[Stored data]
────────
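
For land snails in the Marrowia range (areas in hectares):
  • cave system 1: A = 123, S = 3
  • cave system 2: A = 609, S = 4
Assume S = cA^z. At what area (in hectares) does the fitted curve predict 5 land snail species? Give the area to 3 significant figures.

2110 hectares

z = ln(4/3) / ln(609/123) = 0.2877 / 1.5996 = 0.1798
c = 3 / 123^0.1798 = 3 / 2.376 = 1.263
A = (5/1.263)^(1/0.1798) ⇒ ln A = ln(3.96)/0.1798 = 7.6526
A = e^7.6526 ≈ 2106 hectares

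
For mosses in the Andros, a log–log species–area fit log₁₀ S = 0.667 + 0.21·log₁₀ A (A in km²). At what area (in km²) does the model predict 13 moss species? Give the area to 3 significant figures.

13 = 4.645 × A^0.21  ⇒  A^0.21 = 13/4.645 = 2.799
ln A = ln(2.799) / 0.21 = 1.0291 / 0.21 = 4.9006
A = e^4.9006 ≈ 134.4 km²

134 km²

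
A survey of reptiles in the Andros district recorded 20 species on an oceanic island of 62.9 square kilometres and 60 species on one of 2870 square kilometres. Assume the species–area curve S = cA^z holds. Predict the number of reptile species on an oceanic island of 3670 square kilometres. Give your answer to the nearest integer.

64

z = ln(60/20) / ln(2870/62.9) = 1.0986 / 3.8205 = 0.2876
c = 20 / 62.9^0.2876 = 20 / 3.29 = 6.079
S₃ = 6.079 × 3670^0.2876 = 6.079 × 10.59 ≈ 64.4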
────────
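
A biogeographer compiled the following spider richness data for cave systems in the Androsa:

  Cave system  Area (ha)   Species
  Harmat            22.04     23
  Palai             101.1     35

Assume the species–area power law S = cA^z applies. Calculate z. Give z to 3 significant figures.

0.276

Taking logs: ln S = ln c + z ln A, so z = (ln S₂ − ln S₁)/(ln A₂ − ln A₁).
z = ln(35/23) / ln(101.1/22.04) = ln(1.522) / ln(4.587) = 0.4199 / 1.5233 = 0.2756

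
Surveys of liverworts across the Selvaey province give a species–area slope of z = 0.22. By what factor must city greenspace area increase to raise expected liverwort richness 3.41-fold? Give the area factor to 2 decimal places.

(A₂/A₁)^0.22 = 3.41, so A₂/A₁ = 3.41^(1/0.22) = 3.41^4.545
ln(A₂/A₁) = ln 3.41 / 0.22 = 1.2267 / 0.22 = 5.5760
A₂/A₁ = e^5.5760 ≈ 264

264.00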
────────
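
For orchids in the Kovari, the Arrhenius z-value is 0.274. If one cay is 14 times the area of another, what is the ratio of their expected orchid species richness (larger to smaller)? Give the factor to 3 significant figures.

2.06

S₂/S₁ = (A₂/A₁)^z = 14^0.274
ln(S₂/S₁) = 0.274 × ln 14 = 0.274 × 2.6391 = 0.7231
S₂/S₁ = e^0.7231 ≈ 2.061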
────────
Exercise instructions: For this task, write out exactly the lines of the entries above, starting at the line with "For land snails" and ending at the line with "A = 609, S = 4", both included, and no others.

Output below:
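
For land snails in the Marrowia range (areas in hectares):
  • cave system 1: A = 123, S = 3
  • cave system 2: A = 609, S = 4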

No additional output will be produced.